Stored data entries

-----

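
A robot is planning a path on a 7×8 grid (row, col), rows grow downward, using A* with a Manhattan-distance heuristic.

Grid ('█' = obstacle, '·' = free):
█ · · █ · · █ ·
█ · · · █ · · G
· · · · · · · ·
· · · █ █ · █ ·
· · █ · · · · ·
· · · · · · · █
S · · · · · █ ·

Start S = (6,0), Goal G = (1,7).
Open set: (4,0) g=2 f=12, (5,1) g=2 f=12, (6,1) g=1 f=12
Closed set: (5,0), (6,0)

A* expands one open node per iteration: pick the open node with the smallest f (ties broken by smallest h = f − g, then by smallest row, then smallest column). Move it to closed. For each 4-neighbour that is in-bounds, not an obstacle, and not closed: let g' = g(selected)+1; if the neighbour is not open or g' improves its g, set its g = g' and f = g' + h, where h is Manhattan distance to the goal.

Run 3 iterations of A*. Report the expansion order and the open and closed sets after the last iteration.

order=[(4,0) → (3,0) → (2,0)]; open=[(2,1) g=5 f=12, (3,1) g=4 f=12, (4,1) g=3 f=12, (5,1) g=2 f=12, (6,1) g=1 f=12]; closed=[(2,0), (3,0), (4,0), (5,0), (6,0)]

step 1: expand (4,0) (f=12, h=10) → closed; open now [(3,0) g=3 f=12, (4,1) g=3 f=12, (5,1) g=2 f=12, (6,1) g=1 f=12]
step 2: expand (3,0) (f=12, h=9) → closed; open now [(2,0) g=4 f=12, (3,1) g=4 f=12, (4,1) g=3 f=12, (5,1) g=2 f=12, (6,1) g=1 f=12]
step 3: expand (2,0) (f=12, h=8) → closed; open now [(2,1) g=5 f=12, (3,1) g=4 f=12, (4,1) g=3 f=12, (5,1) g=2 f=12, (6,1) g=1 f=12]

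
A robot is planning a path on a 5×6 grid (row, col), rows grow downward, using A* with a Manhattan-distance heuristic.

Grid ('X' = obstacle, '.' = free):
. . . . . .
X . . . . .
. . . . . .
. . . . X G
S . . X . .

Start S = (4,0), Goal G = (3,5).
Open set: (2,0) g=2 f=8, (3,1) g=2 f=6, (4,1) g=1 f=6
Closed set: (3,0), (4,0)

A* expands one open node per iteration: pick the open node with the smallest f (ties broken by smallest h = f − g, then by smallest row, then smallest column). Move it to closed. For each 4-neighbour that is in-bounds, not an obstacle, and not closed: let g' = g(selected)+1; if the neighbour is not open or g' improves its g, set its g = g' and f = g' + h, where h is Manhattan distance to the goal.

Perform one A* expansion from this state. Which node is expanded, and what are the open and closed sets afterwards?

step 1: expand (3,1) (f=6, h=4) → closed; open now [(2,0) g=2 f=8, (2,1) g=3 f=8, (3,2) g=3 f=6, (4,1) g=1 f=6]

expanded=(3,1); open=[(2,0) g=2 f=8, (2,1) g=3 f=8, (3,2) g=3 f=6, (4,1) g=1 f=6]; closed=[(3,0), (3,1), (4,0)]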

-----

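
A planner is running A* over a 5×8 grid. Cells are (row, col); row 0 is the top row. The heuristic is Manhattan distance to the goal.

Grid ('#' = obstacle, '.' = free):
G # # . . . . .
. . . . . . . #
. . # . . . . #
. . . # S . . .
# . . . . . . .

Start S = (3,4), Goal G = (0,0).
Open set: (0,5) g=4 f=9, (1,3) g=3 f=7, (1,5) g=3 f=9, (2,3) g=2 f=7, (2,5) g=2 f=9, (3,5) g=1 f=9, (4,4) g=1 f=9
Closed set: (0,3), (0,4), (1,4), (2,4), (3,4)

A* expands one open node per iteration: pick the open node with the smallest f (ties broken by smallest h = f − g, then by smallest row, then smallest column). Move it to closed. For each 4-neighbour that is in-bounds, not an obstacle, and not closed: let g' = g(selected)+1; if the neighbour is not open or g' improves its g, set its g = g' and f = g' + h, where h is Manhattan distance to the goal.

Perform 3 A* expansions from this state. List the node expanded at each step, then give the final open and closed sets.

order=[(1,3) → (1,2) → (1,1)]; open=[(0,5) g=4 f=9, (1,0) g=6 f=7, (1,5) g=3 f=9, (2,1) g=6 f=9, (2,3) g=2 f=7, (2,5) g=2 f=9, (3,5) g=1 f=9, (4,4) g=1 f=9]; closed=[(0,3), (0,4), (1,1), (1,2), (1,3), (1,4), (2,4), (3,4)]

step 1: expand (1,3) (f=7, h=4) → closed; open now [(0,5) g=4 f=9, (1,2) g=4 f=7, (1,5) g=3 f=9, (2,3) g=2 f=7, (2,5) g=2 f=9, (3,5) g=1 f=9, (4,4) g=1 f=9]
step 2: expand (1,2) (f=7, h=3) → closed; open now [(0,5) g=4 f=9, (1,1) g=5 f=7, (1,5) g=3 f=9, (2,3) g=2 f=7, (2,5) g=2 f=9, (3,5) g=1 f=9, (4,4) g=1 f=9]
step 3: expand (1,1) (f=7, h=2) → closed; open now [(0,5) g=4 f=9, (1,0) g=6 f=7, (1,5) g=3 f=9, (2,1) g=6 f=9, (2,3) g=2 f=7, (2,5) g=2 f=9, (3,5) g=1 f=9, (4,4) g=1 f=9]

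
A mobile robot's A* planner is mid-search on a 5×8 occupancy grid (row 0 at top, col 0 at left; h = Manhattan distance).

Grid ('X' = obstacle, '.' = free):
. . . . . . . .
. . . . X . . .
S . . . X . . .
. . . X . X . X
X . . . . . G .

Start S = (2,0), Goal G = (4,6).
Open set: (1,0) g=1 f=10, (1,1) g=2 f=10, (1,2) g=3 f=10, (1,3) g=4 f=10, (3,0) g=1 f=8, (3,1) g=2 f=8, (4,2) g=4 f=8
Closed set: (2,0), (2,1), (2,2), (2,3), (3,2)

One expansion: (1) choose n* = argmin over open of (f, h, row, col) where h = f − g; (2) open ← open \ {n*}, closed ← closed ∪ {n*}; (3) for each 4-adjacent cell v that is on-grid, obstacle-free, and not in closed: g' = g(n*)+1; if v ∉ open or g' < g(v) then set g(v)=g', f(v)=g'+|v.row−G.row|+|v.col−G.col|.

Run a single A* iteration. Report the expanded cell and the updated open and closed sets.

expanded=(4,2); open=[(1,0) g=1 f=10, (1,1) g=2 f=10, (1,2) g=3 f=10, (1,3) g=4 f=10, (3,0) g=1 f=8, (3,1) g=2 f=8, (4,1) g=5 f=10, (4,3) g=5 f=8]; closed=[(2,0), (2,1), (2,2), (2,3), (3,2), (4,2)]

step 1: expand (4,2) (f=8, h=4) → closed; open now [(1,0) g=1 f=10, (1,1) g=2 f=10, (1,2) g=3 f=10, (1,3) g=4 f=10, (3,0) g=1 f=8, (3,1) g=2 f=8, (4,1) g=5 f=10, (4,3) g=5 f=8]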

-----

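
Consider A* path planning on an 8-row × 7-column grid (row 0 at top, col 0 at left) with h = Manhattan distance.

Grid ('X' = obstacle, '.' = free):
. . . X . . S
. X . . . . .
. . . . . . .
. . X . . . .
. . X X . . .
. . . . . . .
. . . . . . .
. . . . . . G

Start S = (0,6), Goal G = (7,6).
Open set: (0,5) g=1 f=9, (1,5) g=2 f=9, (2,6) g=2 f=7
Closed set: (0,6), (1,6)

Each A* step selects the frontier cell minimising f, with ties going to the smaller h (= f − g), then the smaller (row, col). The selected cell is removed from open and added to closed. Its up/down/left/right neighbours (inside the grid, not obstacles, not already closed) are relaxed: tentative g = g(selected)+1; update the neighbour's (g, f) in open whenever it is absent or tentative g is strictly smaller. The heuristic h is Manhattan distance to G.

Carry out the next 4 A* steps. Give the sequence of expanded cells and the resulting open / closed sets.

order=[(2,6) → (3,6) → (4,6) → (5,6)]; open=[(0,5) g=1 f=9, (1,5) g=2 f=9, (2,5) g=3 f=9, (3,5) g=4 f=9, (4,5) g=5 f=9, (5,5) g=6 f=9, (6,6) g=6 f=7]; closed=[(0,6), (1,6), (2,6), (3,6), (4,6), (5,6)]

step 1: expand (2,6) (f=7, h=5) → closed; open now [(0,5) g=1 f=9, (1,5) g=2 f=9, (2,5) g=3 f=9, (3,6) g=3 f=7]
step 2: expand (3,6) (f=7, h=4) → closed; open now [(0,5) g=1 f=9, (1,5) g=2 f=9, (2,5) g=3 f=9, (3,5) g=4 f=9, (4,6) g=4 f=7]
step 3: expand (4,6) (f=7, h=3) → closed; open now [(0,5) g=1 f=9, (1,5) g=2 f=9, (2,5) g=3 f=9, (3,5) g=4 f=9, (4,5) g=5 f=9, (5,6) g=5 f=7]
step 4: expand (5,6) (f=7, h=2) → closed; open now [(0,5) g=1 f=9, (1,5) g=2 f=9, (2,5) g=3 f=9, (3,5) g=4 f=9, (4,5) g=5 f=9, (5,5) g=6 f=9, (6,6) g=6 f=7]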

-----

## Task goal
Note every line above where the string "left" shows up, and copy those lines.

## Solution to this exercise
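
A mobile robot's A* planner is mid-search on a 5×8 occupancy grid (row 0 at top, col 0 at left; h = Manhattan distance).
Consider A* path planning on an 8-row × 7-column grid (row 0 at top, col 0 at left) with h = Manhattan distance.
Each A* step selects the frontier cell minimising f, with ties going to the smaller h (= f − g), then the smaller (row, col). The selected cell is removed from open and added to closed. Its up/down/left/right neighbours (inside the grid, not obstacles, not already closed) are relaxed: tentative g = g(selected)+1; update the neighbour's (g, f) in open whenever it is absent or tentative g is strictly smaller. The heuristic h is Manhattan distance to G.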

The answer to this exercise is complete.